[Saved data entries]
-*-*-
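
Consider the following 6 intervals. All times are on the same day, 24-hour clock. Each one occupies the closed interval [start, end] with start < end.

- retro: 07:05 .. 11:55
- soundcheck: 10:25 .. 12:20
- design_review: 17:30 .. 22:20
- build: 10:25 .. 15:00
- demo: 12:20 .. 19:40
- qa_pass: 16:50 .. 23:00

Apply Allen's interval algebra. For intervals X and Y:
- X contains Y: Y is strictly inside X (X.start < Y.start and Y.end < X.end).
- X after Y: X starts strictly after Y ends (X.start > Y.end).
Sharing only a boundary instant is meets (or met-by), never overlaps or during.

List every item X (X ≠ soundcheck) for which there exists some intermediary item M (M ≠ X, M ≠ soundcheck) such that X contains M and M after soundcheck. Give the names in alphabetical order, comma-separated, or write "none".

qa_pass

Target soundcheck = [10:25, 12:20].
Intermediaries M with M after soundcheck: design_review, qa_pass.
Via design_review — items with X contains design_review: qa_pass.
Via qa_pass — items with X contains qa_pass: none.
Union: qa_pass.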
-*-*-
◆ About this exercise ◆
Each entry above has to be duplicated exactly as it stands.

◆ The answer ◆
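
Consider the following 6 intervals. All times are on the same day, 24-hour clock. Each one occupies the closed interval [start, end] with start < end.

- retro: 07:05 .. 11:55
- soundcheck: 10:25 .. 12:20
- design_review: 17:30 .. 22:20
- build: 10:25 .. 15:00
- demo: 12:20 .. 19:40
- qa_pass: 16:50 .. 23:00

Apply Allen's interval algebra. For intervals X and Y:
- X contains Y: Y is strictly inside X (X.start < Y.start and Y.end < X.end).
- X after Y: X starts strictly after Y ends (X.start > Y.end).
Sharing only a boundary instant is meets (or met-by), never overlaps or during.

List every item X (X ≠ soundcheck) for which there exists some intermediary item M (M ≠ X, M ≠ soundcheck) such that X contains M and M after soundcheck. Give the names in alphabetical order, comma-separated, or write "none".

qa_pass

Target soundcheck = [10:25, 12:20].
Intermediaries M with M after soundcheck: design_review, qa_pass.
Via design_review — items with X contains design_review: qa_pass.
Via qa_pass — items with X contains qa_pass: none.
Union: qa_pass.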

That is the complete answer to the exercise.